### INSTRUCTIONS TO FOLLOW
The entries that follow include a run beginning at the line with "Let W be a random variable with Var(W)" and ending at the line with "0.25 | 0.55 |"; restate that run word for word and leave the rest out.

MATERIAL PROVIDED Start Marker

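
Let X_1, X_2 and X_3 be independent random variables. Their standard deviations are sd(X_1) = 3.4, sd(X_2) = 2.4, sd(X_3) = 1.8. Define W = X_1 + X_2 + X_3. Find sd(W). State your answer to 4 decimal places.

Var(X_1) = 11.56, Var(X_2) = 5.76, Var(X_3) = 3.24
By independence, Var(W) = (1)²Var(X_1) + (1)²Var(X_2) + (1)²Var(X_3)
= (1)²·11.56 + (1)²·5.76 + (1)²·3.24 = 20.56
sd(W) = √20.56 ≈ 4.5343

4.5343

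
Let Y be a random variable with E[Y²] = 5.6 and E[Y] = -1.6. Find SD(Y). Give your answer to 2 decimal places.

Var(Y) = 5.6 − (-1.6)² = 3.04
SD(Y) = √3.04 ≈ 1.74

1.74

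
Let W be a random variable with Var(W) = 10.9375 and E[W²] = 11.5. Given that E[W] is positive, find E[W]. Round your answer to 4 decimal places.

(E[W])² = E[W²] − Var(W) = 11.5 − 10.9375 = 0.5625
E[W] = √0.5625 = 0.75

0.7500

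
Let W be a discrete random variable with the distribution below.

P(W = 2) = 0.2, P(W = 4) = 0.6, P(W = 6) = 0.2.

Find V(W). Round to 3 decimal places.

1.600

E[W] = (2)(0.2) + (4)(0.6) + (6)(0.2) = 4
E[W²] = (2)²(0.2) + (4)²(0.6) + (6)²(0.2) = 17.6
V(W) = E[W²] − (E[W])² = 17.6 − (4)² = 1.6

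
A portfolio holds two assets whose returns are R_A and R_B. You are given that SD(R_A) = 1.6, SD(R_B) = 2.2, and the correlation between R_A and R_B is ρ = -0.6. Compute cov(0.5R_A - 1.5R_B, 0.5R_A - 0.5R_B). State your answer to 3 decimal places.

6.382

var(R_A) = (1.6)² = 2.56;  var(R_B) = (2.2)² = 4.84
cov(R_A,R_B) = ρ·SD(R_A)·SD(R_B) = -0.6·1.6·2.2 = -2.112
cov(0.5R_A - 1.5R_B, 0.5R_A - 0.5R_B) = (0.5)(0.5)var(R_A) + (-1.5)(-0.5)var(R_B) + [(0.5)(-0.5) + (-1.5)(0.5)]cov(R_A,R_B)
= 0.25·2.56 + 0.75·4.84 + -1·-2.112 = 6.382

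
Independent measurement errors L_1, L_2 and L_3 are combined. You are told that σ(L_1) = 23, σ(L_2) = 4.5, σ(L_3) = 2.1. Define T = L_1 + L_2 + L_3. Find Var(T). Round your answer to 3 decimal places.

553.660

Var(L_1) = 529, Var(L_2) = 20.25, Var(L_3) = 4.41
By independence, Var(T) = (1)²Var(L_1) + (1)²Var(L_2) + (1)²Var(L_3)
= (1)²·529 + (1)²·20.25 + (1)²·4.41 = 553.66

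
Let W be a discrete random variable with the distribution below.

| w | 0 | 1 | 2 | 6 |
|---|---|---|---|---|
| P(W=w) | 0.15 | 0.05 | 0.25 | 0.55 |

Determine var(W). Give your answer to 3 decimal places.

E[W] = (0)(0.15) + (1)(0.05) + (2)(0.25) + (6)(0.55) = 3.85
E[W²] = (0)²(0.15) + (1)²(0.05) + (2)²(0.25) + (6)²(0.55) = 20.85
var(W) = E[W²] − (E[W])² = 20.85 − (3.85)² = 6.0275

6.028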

MATERIAL PROVIDED End Marker
MATERIAL PROVIDED Start Marker

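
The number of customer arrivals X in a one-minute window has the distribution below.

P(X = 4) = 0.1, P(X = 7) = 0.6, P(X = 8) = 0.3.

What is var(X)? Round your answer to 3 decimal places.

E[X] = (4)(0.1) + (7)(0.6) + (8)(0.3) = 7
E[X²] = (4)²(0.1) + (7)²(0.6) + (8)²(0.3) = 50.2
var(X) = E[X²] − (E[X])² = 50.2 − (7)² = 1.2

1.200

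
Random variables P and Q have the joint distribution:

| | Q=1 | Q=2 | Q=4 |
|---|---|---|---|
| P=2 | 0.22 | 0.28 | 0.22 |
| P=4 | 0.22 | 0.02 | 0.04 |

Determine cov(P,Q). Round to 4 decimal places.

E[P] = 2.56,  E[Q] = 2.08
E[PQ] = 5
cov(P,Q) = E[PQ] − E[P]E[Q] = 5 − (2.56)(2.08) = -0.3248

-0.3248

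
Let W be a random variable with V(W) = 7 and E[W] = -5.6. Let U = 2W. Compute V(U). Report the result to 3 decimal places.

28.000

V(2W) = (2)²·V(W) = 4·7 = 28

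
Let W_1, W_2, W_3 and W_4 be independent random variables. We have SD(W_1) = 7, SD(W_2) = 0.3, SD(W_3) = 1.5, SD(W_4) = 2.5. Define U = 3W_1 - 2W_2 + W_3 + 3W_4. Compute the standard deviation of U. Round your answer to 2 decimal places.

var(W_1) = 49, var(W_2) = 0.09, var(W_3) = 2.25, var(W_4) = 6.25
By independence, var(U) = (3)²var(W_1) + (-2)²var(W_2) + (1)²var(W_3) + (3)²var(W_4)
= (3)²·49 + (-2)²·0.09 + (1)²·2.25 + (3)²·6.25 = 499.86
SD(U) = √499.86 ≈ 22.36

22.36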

MATERIAL PROVIDED End Marker
MATERIAL PROVIDED Start Marker

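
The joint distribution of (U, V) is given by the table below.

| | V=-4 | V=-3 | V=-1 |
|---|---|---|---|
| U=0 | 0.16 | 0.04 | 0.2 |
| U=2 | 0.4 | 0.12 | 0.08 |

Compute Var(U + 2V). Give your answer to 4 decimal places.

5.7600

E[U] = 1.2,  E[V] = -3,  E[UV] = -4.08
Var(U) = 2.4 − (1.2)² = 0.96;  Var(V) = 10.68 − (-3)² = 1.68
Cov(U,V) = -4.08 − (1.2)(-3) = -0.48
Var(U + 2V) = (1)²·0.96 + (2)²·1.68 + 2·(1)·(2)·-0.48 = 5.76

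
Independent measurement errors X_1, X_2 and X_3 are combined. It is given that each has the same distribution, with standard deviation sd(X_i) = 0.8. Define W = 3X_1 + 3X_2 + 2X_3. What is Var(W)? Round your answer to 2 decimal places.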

MATERIAL PROVIDED End Marker

### WRITTEN ANSWER
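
Let W be a random variable with Var(W) = 10.9375 and E[W²] = 11.5. Given that E[W] is positive, find E[W]. Round your answer to 4 decimal places.

(E[W])² = E[W²] − Var(W) = 11.5 − 10.9375 = 0.5625
E[W] = √0.5625 = 0.75

0.7500

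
Let W be a discrete random variable with the distribution below.

P(W = 2) = 0.2, P(W = 4) = 0.6, P(W = 6) = 0.2.

Find V(W). Round to 3 decimal places.

1.600

E[W] = (2)(0.2) + (4)(0.6) + (6)(0.2) = 4
E[W²] = (2)²(0.2) + (4)²(0.6) + (6)²(0.2) = 17.6
V(W) = E[W²] − (E[W])² = 17.6 − (4)² = 1.6

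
A portfolio holds two assets whose returns are R_A and R_B. You are given that SD(R_A) = 1.6, SD(R_B) = 2.2, and the correlation between R_A and R_B is ρ = -0.6. Compute cov(0.5R_A - 1.5R_B, 0.5R_A - 0.5R_B). State your answer to 3 decimal places.

6.382

var(R_A) = (1.6)² = 2.56;  var(R_B) = (2.2)² = 4.84
cov(R_A,R_B) = ρ·SD(R_A)·SD(R_B) = -0.6·1.6·2.2 = -2.112
cov(0.5R_A - 1.5R_B, 0.5R_A - 0.5R_B) = (0.5)(0.5)var(R_A) + (-1.5)(-0.5)var(R_B) + [(0.5)(-0.5) + (-1.5)(0.5)]cov(R_A,R_B)
= 0.25·2.56 + 0.75·4.84 + -1·-2.112 = 6.382

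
Independent measurement errors L_1, L_2 and L_3 are combined. You are told that σ(L_1) = 23, σ(L_2) = 4.5, σ(L_3) = 2.1. Define T = L_1 + L_2 + L_3. Find Var(T). Round your answer to 3 decimal places.

553.660

Var(L_1) = 529, Var(L_2) = 20.25, Var(L_3) = 4.41
By independence, Var(T) = (1)²Var(L_1) + (1)²Var(L_2) + (1)²Var(L_3)
= (1)²·529 + (1)²·20.25 + (1)²·4.41 = 553.66

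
Let W be a discrete random variable with the distribution below.

| w | 0 | 1 | 2 | 6 |
|---|---|---|---|---|
| P(W=w) | 0.15 | 0.05 | 0.25 | 0.55 |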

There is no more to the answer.